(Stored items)
⁂
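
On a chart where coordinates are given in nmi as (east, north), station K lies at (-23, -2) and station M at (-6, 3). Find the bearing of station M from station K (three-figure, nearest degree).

Δeast = -6 − -23 = 17.00; Δnorth = 3 − -2 = 5.00.
Bearing = atan2(Δeast, Δnorth) mod 360° = 73.61° ≈ 074°.

074°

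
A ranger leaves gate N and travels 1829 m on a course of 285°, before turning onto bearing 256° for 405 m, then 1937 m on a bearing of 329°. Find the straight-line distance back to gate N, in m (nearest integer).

3757 m

Leg 1 (285°, 1829 m): east 1829 sin 285° = -1766.68, north 1829 cos 285° = 473.38
Leg 2 (256°, 405 m): east 405 sin 256° = -392.97, north 405 cos 256° = -97.98
Leg 3 (329°, 1937 m): east 1937 sin 329° = -997.63, north 1937 cos 329° = 1660.33
Net: -3157.28 east, 2035.73 north. Distance = √((-3157.28)² + (2035.73)²) = 3756.676 m.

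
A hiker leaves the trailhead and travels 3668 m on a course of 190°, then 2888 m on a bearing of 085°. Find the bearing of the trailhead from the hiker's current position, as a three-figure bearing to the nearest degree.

326°

Leg 1 (190°, 3668 m): east 3668 sin 190° = -636.94, north 3668 cos 190° = -3612.27
Leg 2 (085°, 2888 m): east 2888 sin 85° = 2877.01, north 2888 cos 85° = 251.71
Net displacement: 2240.07 east, -3360.57 north. Direction back to start is (-2240.07, 3360.57): bearing = atan2(-2240.07, 3360.57) mod 360° = 326.31° ≈ 326°.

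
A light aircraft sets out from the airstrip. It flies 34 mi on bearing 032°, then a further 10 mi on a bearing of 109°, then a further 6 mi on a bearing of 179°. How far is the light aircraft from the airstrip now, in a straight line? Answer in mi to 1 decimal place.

33.8 mi

Leg 1 (032°, 34 mi): east 34 sin 32° = 18.02, north 34 cos 32° = 28.83
Leg 2 (109°, 10 mi): east 10 sin 109° = 9.46, north 10 cos 109° = -3.26
Leg 3 (179°, 6 mi): east 6 sin 179° = 0.10, north 6 cos 179° = -6.00
Net: 27.58 east, 19.58 north. Distance = √((27.58)² + (19.58)²) = 33.821 mi.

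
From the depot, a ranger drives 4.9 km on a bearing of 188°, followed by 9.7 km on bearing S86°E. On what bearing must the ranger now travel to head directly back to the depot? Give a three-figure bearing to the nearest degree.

302°

Leg 1 (188°, 4.9 km): east 4.9 sin 188° = -0.68, north 4.9 cos 188° = -4.85
Leg 2 (S86°E, 9.7 km): east 9.7 sin 94° = 9.68, north 9.7 cos 94° = -0.68
Net displacement: 8.99 east, -5.53 north. Direction back to start is (-8.99, 5.53): bearing = atan2(-8.99, 5.53) mod 360° = 301.58° ≈ 302°.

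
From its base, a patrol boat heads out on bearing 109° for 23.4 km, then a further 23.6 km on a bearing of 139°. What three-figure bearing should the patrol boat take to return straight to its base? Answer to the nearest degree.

Leg 1 (109°, 23.4 km): east 23.4 sin 109° = 22.13, north 23.4 cos 109° = -7.62
Leg 2 (139°, 23.6 km): east 23.6 sin 139° = 15.48, north 23.6 cos 139° = -17.81
Net displacement: 37.61 east, -25.43 north. Direction back to start is (-37.61, 25.43): bearing = atan2(-37.61, 25.43) mod 360° = 304.07° ≈ 304°.

304°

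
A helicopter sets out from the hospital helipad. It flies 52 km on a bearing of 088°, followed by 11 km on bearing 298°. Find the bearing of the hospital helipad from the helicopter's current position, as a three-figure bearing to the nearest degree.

Leg 1 (088°, 52 km): east 52 sin 88° = 51.97, north 52 cos 88° = 1.81
Leg 2 (298°, 11 km): east 11 sin 298° = -9.71, north 11 cos 298° = 5.16
Net displacement: 42.26 east, 6.98 north. Direction back to start is (-42.26, -6.98): bearing = atan2(-42.26, -6.98) mod 360° = 260.62° ≈ 261°.

261°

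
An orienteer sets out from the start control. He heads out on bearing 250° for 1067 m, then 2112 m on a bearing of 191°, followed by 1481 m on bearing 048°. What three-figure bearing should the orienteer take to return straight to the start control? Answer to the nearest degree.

Leg 1 (250°, 1067 m): east 1067 sin 250° = -1002.65, north 1067 cos 250° = -364.94
Leg 2 (191°, 2112 m): east 2112 sin 191° = -402.99, north 2112 cos 191° = -2073.20
Leg 3 (048°, 1481 m): east 1481 sin 48° = 1100.60, north 1481 cos 48° = 990.98
Net displacement: -305.04 east, -1447.15 north. Direction back to start is (305.04, 1447.15): bearing = atan2(305.04, 1447.15) mod 360° = 11.90° ≈ 012°.

012°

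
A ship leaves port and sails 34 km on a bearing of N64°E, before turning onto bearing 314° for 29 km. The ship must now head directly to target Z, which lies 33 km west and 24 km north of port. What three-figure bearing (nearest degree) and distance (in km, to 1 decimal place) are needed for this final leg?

Leg 1 (N64°E, 34 km): east 34 sin 64° = 30.56, north 34 cos 64° = 14.90
Leg 2 (314°, 29 km): east 29 sin 314° = -20.86, north 29 cos 314° = 20.15
Current position: (9.70, 35.05). Target: (-33, 24). Remaining: Δeast = -42.70, Δnorth = -11.05.
Bearing = atan2(-42.70, -11.05) mod 360° = 255.49°; distance = √((-42.70)² + (-11.05)²) = 44.105 km.

255°, 44.1 km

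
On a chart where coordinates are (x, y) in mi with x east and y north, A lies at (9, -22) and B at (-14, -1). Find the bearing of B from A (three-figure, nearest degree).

Δeast = -14 − 9 = -23.00; Δnorth = -1 − -22 = 21.00.
Bearing = atan2(Δeast, Δnorth) mod 360° = 312.40° ≈ 312°.

312°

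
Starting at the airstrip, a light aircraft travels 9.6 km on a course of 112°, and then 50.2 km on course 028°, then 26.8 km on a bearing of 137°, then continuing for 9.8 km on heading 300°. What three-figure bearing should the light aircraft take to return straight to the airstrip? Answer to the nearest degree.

Leg 1 (112°, 9.6 km): east 9.6 sin 112° = 8.90, north 9.6 cos 112° = -3.60
Leg 2 (028°, 50.2 km): east 50.2 sin 28° = 23.57, north 50.2 cos 28° = 44.32
Leg 3 (137°, 26.8 km): east 26.8 sin 137° = 18.28, north 26.8 cos 137° = -19.60
Leg 4 (300°, 9.8 km): east 9.8 sin 300° = -8.49, north 9.8 cos 300° = 4.90
Net displacement: 42.26 east, 26.03 north. Direction back to start is (-42.26, -26.03): bearing = atan2(-42.26, -26.03) mod 360° = 238.37° ≈ 238°.

238°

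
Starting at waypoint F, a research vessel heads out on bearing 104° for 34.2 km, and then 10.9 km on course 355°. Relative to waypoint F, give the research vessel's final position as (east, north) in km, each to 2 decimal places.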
⁂
Instructions for the task => Each record has to be given again exactly as written.

Reply =>
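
On a chart where coordinates are given in nmi as (east, north), station K lies at (-23, -2) and station M at (-6, 3). Find the bearing of station M from station K (three-figure, nearest degree).

Δeast = -6 − -23 = 17.00; Δnorth = 3 − -2 = 5.00.
Bearing = atan2(Δeast, Δnorth) mod 360° = 73.61° ≈ 074°.

074°

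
A ranger leaves gate N and travels 1829 m on a course of 285°, before turning onto bearing 256° for 405 m, then 1937 m on a bearing of 329°. Find the straight-line distance back to gate N, in m (nearest integer).

3757 m

Leg 1 (285°, 1829 m): east 1829 sin 285° = -1766.68, north 1829 cos 285° = 473.38
Leg 2 (256°, 405 m): east 405 sin 256° = -392.97, north 405 cos 256° = -97.98
Leg 3 (329°, 1937 m): east 1937 sin 329° = -997.63, north 1937 cos 329° = 1660.33
Net: -3157.28 east, 2035.73 north. Distance = √((-3157.28)² + (2035.73)²) = 3756.676 m.

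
A hiker leaves the trailhead and travels 3668 m on a course of 190°, then 2888 m on a bearing of 085°. Find the bearing of the trailhead from the hiker's current position, as a three-figure bearing to the nearest degree.

326°

Leg 1 (190°, 3668 m): east 3668 sin 190° = -636.94, north 3668 cos 190° = -3612.27
Leg 2 (085°, 2888 m): east 2888 sin 85° = 2877.01, north 2888 cos 85° = 251.71
Net displacement: 2240.07 east, -3360.57 north. Direction back to start is (-2240.07, 3360.57): bearing = atan2(-2240.07, 3360.57) mod 360° = 326.31° ≈ 326°.

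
A light aircraft sets out from the airstrip. It flies 34 mi on bearing 032°, then a further 10 mi on a bearing of 109°, then a further 6 mi on a bearing of 179°. How far is the light aircraft from the airstrip now, in a straight line? Answer in mi to 1 decimal place.

33.8 mi

Leg 1 (032°, 34 mi): east 34 sin 32° = 18.02, north 34 cos 32° = 28.83
Leg 2 (109°, 10 mi): east 10 sin 109° = 9.46, north 10 cos 109° = -3.26
Leg 3 (179°, 6 mi): east 6 sin 179° = 0.10, north 6 cos 179° = -6.00
Net: 27.58 east, 19.58 north. Distance = √((27.58)² + (19.58)²) = 33.821 mi.

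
From the depot, a ranger drives 4.9 km on a bearing of 188°, followed by 9.7 km on bearing S86°E. On what bearing must the ranger now travel to head directly back to the depot? Give a three-figure bearing to the nearest degree.

302°

Leg 1 (188°, 4.9 km): east 4.9 sin 188° = -0.68, north 4.9 cos 188° = -4.85
Leg 2 (S86°E, 9.7 km): east 9.7 sin 94° = 9.68, north 9.7 cos 94° = -0.68
Net displacement: 8.99 east, -5.53 north. Direction back to start is (-8.99, 5.53): bearing = atan2(-8.99, 5.53) mod 360° = 301.58° ≈ 302°.

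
From its base, a patrol boat heads out on bearing 109° for 23.4 km, then a further 23.6 km on a bearing of 139°. What three-figure bearing should the patrol boat take to return straight to its base? Answer to the nearest degree.

Leg 1 (109°, 23.4 km): east 23.4 sin 109° = 22.13, north 23.4 cos 109° = -7.62
Leg 2 (139°, 23.6 km): east 23.6 sin 139° = 15.48, north 23.6 cos 139° = -17.81
Net displacement: 37.61 east, -25.43 north. Direction back to start is (-37.61, 25.43): bearing = atan2(-37.61, 25.43) mod 360° = 304.07° ≈ 304°.

304°

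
A helicopter sets out from the hospital helipad. It flies 52 km on a bearing of 088°, followed by 11 km on bearing 298°. Find the bearing of the hospital helipad from the helicopter's current position, as a three-figure bearing to the nearest degree.

Leg 1 (088°, 52 km): east 52 sin 88° = 51.97, north 52 cos 88° = 1.81
Leg 2 (298°, 11 km): east 11 sin 298° = -9.71, north 11 cos 298° = 5.16
Net displacement: 42.26 east, 6.98 north. Direction back to start is (-42.26, -6.98): bearing = atan2(-42.26, -6.98) mod 360° = 260.62° ≈ 261°.

261°

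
An orienteer sets out from the start control. He heads out on bearing 250° for 1067 m, then 2112 m on a bearing of 191°, followed by 1481 m on bearing 048°. What three-figure bearing should the orienteer take to return straight to the start control? Answer to the nearest degree.

Leg 1 (250°, 1067 m): east 1067 sin 250° = -1002.65, north 1067 cos 250° = -364.94
Leg 2 (191°, 2112 m): east 2112 sin 191° = -402.99, north 2112 cos 191° = -2073.20
Leg 3 (048°, 1481 m): east 1481 sin 48° = 1100.60, north 1481 cos 48° = 990.98
Net displacement: -305.04 east, -1447.15 north. Direction back to start is (305.04, 1447.15): bearing = atan2(305.04, 1447.15) mod 360° = 11.90° ≈ 012°.

012°

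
A ship leaves port and sails 34 km on a bearing of N64°E, before turning onto bearing 314° for 29 km. The ship must now head directly to target Z, which lies 33 km west and 24 km north of port. What three-figure bearing (nearest degree) and distance (in km, to 1 decimal place) are needed for this final leg?

Leg 1 (N64°E, 34 km): east 34 sin 64° = 30.56, north 34 cos 64° = 14.90
Leg 2 (314°, 29 km): east 29 sin 314° = -20.86, north 29 cos 314° = 20.15
Current position: (9.70, 35.05). Target: (-33, 24). Remaining: Δeast = -42.70, Δnorth = -11.05.
Bearing = atan2(-42.70, -11.05) mod 360° = 255.49°; distance = √((-42.70)² + (-11.05)²) = 44.105 km.

255°, 44.1 km

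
On a chart where coordinates are (x, y) in mi with x east and y north, A lies at (9, -22) and B at (-14, -1). Find the bearing of B from A (three-figure, nearest degree).

Δeast = -14 − 9 = -23.00; Δnorth = -1 − -22 = 21.00.
Bearing = atan2(Δeast, Δnorth) mod 360° = 312.40° ≈ 312°.

312°

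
Starting at the airstrip, a light aircraft travels 9.6 km on a course of 112°, and then 50.2 km on course 028°, then 26.8 km on a bearing of 137°, then continuing for 9.8 km on heading 300°. What three-figure bearing should the light aircraft take to return straight to the airstrip? Answer to the nearest degree.

Leg 1 (112°, 9.6 km): east 9.6 sin 112° = 8.90, north 9.6 cos 112° = -3.60
Leg 2 (028°, 50.2 km): east 50.2 sin 28° = 23.57, north 50.2 cos 28° = 44.32
Leg 3 (137°, 26.8 km): east 26.8 sin 137° = 18.28, north 26.8 cos 137° = -19.60
Leg 4 (300°, 9.8 km): east 9.8 sin 300° = -8.49, north 9.8 cos 300° = 4.90
Net displacement: 42.26 east, 26.03 north. Direction back to start is (-42.26, -26.03): bearing = atan2(-42.26, -26.03) mod 360° = 238.37° ≈ 238°.

238°

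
Starting at waypoint F, a research vessel heads out on bearing 104° for 34.2 km, and then 10.9 km on course 355°. Relative to waypoint F, give the research vessel's final position as (east, north) in km, each to 2 decimal places.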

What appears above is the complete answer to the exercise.